Data excerpts:
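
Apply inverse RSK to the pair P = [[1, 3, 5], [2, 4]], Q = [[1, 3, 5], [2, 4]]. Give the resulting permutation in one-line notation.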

==

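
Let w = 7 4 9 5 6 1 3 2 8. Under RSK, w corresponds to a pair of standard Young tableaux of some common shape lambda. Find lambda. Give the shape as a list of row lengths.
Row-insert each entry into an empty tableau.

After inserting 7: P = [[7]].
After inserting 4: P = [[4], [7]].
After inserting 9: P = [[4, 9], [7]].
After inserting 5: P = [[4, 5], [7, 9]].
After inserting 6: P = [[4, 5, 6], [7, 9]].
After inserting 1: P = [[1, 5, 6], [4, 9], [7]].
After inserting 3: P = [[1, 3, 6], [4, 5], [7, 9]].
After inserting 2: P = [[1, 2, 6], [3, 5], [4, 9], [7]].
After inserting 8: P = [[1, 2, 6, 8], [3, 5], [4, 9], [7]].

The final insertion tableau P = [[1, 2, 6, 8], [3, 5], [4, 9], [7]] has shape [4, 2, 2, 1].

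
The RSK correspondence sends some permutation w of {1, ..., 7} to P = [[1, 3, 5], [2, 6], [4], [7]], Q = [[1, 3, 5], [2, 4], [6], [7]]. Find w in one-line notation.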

Problem to work on: Give back exactly the lines above, from the line containing "Let w = 7 4" through the line containing "The RSK correspondence", with both end lines and nothing more.

Response box:
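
Let w = 7 4 9 5 6 1 3 2 8. Under RSK, w corresponds to a pair of standard Young tableaux of some common shape lambda. Find lambda. Give the shape as a list of row lengths.
Row-insert each entry into an empty tableau.

After inserting 7: P = [[7]].
After inserting 4: P = [[4], [7]].
After inserting 9: P = [[4, 9], [7]].
After inserting 5: P = [[4, 5], [7, 9]].
After inserting 6: P = [[4, 5, 6], [7, 9]].
After inserting 1: P = [[1, 5, 6], [4, 9], [7]].
After inserting 3: P = [[1, 3, 6], [4, 5], [7, 9]].
After inserting 2: P = [[1, 2, 6], [3, 5], [4, 9], [7]].
After inserting 8: P = [[1, 2, 6, 8], [3, 5], [4, 9], [7]].

The final insertion tableau P = [[1, 2, 6, 8], [3, 5], [4, 9], [7]] has shape [4, 2, 2, 1].

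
The RSK correspondence sends some permutation w of {1, ..., 7} to P = [[1, 3, 5], [2, 6], [4], [7]], Q = [[1, 3, 5], [2, 4], [6], [7]]. Find w in one-line notation.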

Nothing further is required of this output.